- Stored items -
[Start of section]
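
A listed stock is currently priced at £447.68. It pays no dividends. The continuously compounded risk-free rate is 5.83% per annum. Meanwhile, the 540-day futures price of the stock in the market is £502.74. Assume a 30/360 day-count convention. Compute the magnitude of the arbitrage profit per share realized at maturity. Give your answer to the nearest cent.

Fair futures: F* = S·e^(carry·T), with carry = r = 0.0583
F* = 447.68 · e^(0.0583 × 540/360) = 447.68 · e^0.087450 = 447.68 × 1.091388 = £488.5926
Market £502.74 > fair £488.5926: forward overpriced → cash-and-carry (buy spot, short the forward).
At maturity, profit = |F_mkt − F*| = |502.74 − 488.5926| = £14.15 per share

£14.15 per share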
[End of section]
- What is expected -
Each record above should be given again exactly as it appears.

- Result for this task -
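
A listed stock is currently priced at £447.68. It pays no dividends. The continuously compounded risk-free rate is 5.83% per annum. Meanwhile, the 540-day futures price of the stock in the market is £502.74. Assume a 30/360 day-count convention. Compute the magnitude of the arbitrage profit per share realized at maturity. Give your answer to the nearest cent.

Fair futures: F* = S·e^(carry·T), with carry = r = 0.0583
F* = 447.68 · e^(0.0583 × 540/360) = 447.68 · e^0.087450 = 447.68 × 1.091388 = £488.5926
Market £502.74 > fair £488.5926: forward overpriced → cash-and-carry (buy spot, short the forward).
At maturity, profit = |F_mkt − F*| = |502.74 − 488.5926| = £14.15 per share

£14.15 per share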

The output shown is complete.